TASK DIRECTIONS — Of all the lines in the material, count those containing the string "bears" and write only the resulting number.

________________

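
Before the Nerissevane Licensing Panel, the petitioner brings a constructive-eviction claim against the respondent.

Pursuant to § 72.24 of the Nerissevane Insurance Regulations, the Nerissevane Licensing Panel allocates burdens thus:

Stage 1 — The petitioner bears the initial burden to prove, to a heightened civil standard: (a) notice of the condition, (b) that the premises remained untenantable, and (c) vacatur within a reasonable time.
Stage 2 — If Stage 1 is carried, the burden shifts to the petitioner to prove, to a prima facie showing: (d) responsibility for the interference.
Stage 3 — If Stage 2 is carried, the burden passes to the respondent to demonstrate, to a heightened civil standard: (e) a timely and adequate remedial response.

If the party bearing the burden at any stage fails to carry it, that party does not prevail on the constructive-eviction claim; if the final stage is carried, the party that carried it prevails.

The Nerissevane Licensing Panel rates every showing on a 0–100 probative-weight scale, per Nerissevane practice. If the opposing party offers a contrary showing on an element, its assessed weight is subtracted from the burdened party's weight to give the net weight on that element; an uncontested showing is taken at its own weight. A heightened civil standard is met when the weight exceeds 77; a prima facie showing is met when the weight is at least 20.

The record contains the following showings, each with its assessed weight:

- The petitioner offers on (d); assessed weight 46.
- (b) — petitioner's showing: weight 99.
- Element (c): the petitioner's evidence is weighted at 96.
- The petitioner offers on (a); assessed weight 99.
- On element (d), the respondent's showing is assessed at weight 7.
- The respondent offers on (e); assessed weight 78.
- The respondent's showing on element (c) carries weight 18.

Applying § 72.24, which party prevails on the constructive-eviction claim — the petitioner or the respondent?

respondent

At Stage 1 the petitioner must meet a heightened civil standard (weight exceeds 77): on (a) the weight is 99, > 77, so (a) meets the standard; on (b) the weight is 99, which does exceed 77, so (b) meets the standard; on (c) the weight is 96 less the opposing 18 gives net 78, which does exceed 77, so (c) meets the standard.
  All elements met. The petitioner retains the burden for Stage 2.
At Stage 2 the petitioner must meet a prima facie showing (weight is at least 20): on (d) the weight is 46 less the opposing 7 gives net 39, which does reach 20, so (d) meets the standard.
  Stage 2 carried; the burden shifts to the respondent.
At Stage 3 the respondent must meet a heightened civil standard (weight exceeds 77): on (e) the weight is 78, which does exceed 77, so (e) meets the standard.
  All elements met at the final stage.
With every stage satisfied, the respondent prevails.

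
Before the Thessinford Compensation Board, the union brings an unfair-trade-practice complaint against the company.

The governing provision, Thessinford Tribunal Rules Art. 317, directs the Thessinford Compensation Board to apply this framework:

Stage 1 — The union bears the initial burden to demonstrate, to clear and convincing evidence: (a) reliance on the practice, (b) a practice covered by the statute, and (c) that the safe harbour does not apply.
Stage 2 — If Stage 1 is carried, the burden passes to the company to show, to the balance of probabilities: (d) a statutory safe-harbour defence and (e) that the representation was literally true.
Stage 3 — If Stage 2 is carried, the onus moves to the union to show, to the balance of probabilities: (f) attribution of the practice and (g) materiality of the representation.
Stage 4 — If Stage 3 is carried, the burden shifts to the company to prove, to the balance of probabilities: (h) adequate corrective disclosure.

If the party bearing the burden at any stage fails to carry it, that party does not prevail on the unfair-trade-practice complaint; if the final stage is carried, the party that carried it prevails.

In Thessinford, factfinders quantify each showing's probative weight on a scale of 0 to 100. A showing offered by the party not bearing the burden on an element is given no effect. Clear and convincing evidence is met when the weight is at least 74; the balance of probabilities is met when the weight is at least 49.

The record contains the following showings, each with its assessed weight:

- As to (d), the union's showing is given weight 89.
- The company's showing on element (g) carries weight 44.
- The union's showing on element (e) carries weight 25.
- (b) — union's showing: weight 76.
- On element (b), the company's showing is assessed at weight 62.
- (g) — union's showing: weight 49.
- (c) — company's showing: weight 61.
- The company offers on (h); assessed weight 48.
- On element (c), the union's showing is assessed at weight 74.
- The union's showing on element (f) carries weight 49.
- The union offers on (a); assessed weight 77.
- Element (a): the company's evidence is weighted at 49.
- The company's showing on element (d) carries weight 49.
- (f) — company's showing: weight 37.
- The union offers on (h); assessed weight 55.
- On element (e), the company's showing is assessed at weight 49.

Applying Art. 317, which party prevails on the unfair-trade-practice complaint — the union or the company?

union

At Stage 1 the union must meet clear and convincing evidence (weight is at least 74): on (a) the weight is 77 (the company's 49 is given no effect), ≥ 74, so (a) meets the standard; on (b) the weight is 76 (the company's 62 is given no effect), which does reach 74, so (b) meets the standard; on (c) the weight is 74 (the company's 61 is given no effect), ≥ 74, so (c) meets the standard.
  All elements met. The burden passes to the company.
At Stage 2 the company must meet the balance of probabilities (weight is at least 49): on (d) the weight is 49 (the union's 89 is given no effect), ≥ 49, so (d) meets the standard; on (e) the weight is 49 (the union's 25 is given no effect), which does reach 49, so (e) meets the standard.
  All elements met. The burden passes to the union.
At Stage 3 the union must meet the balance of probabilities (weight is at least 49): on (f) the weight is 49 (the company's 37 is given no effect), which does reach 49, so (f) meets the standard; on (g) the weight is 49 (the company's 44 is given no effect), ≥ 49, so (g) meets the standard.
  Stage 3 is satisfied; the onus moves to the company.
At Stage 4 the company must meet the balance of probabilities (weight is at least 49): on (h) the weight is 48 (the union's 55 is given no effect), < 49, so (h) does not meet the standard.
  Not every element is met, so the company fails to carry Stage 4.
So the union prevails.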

________________

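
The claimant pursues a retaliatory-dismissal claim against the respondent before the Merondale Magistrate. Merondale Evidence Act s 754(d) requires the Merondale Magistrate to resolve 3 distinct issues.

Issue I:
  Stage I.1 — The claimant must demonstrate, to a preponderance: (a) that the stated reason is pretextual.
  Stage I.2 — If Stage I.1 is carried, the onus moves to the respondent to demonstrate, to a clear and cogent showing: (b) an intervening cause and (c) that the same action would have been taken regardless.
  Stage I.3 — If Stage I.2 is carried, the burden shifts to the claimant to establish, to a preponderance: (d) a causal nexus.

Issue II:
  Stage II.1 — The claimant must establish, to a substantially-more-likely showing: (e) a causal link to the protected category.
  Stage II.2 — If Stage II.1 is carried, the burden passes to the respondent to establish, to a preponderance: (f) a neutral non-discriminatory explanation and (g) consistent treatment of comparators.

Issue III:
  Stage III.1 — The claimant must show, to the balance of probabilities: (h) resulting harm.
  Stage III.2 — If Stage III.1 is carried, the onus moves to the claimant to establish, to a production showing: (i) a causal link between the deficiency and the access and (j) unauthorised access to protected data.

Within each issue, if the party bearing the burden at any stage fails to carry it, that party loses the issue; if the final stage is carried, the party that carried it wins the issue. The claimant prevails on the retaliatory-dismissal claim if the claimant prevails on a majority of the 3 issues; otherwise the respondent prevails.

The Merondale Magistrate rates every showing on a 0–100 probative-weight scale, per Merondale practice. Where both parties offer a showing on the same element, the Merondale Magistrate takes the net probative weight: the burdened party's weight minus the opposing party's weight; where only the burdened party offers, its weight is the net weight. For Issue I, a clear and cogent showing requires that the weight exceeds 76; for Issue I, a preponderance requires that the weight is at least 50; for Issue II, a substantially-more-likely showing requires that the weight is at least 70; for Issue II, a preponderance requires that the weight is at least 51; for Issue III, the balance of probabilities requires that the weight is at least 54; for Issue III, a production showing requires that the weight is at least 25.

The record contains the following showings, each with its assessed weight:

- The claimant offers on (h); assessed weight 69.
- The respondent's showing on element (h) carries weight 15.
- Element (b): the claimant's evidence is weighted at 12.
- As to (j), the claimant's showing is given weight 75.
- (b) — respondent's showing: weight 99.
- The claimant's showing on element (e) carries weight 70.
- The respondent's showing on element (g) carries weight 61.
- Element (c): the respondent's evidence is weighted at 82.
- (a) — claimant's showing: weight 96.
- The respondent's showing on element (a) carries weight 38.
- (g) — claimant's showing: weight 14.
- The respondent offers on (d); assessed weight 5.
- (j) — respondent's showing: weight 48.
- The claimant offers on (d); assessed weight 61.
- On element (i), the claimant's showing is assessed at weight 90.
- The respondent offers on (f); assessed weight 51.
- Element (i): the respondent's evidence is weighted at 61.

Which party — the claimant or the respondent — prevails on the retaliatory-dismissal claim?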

________________

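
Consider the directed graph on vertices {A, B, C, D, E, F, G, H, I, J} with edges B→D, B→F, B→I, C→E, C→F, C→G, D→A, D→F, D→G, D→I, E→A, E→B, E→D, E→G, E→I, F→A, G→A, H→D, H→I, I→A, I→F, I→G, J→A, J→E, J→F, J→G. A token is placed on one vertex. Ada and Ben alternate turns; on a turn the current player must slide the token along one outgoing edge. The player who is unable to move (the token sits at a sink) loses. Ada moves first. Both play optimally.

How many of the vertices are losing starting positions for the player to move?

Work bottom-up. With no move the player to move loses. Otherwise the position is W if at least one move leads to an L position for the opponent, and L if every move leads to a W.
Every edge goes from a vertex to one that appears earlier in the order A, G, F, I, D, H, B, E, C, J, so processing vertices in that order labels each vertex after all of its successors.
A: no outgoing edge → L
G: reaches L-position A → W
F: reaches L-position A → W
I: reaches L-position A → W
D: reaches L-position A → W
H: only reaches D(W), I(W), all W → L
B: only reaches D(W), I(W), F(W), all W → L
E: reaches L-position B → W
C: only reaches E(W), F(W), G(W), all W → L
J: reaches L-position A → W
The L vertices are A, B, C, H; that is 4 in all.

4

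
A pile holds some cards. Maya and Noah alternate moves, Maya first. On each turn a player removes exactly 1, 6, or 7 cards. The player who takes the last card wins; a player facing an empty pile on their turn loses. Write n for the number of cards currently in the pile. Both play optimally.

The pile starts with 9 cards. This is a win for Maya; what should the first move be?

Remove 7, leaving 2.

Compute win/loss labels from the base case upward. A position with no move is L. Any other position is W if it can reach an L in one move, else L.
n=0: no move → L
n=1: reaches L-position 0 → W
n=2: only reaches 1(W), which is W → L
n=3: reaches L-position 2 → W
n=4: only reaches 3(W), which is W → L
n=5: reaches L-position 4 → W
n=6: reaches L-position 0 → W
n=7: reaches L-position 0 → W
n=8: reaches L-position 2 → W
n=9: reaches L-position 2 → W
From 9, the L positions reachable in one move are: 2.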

________________

EXERCISE RESPONSE — 2